DATASET RECORDS section start
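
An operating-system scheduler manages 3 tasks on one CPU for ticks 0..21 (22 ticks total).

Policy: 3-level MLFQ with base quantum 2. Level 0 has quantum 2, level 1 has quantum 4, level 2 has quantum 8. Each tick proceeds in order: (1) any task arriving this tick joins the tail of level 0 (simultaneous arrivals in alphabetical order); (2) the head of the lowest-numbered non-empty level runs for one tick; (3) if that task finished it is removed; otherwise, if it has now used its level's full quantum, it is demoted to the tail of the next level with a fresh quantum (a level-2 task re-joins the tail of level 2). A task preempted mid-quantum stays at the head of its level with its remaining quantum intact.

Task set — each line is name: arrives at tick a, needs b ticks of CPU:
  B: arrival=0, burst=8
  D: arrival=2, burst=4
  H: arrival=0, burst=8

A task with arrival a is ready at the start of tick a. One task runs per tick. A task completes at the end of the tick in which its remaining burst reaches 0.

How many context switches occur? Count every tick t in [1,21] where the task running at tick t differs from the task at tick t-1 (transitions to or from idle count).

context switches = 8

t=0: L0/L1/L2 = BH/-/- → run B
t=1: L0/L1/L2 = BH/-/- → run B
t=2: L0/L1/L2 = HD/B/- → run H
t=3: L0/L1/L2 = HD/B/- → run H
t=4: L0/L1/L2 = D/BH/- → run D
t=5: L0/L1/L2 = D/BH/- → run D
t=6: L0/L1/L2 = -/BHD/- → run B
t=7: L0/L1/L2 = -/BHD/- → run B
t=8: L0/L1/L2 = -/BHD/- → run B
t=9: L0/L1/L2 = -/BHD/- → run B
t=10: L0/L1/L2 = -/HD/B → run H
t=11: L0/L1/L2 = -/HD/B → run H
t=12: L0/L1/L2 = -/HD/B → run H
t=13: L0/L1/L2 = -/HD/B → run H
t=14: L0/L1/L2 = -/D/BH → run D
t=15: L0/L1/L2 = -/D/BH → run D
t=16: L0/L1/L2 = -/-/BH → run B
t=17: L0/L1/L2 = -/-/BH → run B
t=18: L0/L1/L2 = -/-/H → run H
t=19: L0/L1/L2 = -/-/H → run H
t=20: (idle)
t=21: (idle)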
DATASET RECORDS section end
DATASET RECORDS section start
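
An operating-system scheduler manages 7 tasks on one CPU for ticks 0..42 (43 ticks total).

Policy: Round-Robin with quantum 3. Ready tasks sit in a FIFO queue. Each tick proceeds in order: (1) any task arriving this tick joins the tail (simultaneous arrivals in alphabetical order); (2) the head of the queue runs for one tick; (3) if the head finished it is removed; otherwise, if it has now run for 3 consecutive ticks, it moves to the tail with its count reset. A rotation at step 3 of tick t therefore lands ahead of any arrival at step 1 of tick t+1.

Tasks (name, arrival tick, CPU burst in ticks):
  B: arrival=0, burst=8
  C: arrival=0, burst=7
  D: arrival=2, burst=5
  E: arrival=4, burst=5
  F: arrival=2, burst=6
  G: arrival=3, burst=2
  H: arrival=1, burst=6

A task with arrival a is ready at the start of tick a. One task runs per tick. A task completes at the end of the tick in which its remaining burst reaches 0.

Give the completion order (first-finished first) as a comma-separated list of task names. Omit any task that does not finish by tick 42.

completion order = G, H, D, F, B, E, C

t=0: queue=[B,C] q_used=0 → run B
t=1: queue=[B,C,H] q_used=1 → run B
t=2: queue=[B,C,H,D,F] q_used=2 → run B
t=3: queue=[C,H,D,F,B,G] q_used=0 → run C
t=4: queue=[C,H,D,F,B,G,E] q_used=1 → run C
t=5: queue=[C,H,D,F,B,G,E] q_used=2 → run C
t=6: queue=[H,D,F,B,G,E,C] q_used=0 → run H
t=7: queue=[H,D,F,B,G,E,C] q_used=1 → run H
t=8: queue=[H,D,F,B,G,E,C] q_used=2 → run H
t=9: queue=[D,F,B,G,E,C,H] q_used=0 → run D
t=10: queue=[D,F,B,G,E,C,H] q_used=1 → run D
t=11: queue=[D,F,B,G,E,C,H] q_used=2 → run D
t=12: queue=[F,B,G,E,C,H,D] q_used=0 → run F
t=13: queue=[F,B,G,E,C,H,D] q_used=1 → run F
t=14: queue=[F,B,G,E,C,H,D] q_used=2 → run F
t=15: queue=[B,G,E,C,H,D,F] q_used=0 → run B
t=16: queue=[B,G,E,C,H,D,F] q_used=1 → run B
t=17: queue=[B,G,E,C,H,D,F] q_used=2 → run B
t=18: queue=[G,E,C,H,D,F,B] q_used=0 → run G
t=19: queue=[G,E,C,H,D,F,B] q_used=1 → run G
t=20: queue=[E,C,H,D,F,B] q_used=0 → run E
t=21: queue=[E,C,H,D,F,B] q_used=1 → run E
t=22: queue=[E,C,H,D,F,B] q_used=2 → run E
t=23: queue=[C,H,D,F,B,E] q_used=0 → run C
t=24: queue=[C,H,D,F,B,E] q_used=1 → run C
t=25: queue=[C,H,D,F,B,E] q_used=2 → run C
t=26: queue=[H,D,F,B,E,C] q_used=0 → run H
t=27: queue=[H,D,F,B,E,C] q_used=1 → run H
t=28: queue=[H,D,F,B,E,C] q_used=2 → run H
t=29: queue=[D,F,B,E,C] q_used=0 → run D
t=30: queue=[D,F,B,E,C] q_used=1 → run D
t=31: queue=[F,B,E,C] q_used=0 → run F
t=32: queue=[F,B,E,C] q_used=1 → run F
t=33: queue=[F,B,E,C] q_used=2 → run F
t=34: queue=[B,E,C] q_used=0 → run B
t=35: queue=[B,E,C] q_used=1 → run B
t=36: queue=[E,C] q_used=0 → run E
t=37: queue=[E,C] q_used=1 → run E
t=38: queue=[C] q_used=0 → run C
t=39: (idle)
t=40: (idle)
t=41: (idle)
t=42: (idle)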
DATASET RECORDS section end
DATASET RECORDS section start
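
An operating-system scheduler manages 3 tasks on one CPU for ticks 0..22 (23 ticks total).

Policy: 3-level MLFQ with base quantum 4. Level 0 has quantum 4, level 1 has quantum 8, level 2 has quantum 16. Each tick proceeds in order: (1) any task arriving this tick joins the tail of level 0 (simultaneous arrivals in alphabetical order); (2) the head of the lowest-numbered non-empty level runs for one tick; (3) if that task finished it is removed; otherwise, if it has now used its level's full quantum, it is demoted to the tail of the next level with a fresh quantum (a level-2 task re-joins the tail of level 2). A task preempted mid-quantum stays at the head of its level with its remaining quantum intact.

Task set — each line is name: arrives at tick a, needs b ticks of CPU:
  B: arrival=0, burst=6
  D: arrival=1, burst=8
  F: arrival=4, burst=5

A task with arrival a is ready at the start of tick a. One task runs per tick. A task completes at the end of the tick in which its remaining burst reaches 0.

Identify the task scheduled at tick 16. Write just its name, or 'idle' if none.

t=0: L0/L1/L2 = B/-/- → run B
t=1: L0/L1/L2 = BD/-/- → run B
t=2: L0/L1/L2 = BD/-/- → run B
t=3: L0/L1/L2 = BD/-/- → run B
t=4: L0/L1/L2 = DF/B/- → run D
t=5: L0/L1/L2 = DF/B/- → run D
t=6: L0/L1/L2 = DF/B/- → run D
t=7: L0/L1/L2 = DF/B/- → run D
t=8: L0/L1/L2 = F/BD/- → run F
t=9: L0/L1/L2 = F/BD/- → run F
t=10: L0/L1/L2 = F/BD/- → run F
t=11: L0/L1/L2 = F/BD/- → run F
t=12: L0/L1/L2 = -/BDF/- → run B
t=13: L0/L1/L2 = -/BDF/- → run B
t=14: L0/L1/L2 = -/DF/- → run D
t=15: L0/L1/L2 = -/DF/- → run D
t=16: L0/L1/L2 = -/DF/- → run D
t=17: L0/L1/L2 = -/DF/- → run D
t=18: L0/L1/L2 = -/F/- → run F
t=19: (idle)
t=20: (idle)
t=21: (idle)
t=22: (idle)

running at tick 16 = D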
DATASET RECORDS section end
# PROBLEM DETAILS
The required answer is each line of the entries containing the string "ticks".

# TASK OUTPUT
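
An operating-system scheduler manages 3 tasks on one CPU for ticks 0..21 (22 ticks total).
Task set — each line is name: arrives at tick a, needs b ticks of CPU:
An operating-system scheduler manages 7 tasks on one CPU for ticks 0..42 (43 ticks total).
Policy: Round-Robin with quantum 3. Ready tasks sit in a FIFO queue. Each tick proceeds in order: (1) any task arriving this tick joins the tail (simultaneous arrivals in alphabetical order); (2) the head of the queue runs for one tick; (3) if the head finished it is removed; otherwise, if it has now run for 3 consecutive ticks, it moves to the tail with its count reset. A rotation at step 3 of tick t therefore lands ahead of any arrival at step 1 of tick t+1.
Tasks (name, arrival tick, CPU burst in ticks):
An operating-system scheduler manages 3 tasks on one CPU for ticks 0..22 (23 ticks total).
Task set — each line is name: arrives at tick a, needs b ticks of CPU: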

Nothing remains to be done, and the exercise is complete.